The required output is the line with "ω = (0.2000, -0.7000, 1.4000)" and each line that follows it to the end of the entries below, copied exactly and with nothing added.
□ □ □ □ □ □ □
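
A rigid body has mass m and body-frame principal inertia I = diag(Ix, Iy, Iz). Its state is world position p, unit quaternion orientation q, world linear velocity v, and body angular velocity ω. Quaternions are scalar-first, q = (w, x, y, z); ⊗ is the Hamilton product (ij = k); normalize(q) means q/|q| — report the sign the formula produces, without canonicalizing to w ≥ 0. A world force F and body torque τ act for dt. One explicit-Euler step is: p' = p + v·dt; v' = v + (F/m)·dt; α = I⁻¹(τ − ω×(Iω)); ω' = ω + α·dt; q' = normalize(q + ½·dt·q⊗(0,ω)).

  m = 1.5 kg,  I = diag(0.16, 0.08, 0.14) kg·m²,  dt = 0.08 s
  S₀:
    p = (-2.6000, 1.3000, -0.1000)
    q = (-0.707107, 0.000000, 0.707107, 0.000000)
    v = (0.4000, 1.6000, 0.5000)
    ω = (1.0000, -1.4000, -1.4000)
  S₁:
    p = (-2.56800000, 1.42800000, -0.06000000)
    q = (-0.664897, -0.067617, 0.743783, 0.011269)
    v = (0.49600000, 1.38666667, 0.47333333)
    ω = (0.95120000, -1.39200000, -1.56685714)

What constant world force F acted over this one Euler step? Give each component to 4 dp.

velocity change Δv = (0.09600000, -0.21333333, -0.02666667)
F = m·Δv/dt = (1.8000, -4.0000, -0.5000)

F = (1.8000, -4.0000, -0.5000)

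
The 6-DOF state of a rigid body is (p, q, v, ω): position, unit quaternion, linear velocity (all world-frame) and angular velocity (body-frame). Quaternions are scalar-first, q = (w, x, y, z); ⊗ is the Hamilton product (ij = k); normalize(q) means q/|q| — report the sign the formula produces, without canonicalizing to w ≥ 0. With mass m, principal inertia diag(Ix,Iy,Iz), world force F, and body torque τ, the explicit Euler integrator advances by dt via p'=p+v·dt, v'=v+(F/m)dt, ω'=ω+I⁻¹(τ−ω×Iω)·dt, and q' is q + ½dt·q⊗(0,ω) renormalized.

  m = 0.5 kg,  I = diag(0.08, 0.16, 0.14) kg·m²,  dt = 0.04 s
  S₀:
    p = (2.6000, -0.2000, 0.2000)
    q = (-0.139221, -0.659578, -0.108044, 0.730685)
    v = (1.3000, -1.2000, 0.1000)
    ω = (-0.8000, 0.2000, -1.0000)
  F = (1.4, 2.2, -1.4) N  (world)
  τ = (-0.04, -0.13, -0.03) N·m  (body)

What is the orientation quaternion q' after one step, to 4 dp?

q' = (-0.1347, -0.6579, -0.1334, 0.7289)

q⊗(0,ω) = (0.2246314, 0.0732838, -1.2719702, -0.0791298)
q' = normalize(q + ½dt·q⊗(0,ω)) = (-0.1347, -0.6579, -0.1334, 0.7289)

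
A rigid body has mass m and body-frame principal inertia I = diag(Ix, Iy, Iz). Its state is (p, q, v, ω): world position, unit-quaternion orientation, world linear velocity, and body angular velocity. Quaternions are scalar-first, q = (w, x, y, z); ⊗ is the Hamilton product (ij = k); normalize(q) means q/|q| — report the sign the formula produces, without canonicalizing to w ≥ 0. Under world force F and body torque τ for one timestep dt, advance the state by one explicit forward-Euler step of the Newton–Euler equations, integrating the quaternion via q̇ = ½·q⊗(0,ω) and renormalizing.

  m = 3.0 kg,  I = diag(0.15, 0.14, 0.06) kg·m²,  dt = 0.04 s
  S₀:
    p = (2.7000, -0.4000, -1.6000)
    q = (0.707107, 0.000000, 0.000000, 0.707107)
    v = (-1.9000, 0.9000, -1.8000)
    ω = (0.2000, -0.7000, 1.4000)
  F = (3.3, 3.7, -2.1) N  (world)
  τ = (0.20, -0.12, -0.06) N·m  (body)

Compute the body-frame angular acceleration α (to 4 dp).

gyro term ω×Iω = (0.0784, 0.0252, 0.0014)
angular accel α = (0.8107, -1.0371, -1.0233)

α = (0.8107, -1.0371, -1.0233)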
□ □ □ □ □ □ □
## SOLVED PROBLEM
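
    ω = (0.2000, -0.7000, 1.4000)
  F = (3.3, 3.7, -2.1) N  (world)
  τ = (0.20, -0.12, -0.06) N·m  (body)

Compute the body-frame angular acceleration α (to 4 dp).

gyro term ω×Iω = (0.0784, 0.0252, 0.0014)
angular accel α = (0.8107, -1.0371, -1.0233)

α = (0.8107, -1.0371, -1.0233)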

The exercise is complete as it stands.